**PROBLEM STATEMENT**
Sift the listing for lines that hold the string "true" and pull them out.

═══ RECORDED INFORMATION ═══

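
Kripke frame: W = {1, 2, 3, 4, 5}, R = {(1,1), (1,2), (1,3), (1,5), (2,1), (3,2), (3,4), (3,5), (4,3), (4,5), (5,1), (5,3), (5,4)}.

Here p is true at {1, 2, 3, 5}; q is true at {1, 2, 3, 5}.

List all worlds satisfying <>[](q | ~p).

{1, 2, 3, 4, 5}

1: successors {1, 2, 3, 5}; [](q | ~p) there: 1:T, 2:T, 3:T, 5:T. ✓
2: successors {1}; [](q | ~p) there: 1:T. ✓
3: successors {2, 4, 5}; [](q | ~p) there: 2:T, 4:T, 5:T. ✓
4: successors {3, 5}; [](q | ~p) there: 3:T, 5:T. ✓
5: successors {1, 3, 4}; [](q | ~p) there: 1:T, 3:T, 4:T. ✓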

═══
═══ RECORDED INFORMATION ═══

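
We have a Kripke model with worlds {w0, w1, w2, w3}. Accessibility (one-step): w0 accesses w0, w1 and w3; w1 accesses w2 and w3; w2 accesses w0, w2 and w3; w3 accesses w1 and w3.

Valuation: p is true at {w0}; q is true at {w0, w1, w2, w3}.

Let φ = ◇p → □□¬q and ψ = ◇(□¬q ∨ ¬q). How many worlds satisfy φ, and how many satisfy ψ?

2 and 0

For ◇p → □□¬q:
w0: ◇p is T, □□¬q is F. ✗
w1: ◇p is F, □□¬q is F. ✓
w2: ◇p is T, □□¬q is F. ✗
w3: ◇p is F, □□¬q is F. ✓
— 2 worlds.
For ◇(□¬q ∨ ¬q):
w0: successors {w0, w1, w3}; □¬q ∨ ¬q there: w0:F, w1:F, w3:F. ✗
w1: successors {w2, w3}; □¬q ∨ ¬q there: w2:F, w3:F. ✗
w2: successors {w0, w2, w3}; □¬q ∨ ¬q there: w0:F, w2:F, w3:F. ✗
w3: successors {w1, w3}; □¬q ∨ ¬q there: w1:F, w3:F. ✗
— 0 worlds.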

═══

**RESPONSE AREA**
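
Here p is true at {1, 2, 3, 5}; q is true at {1, 2, 3, 5}.
Valuation: p is true at {w0}; q is true at {w0, w1, w2, w3}.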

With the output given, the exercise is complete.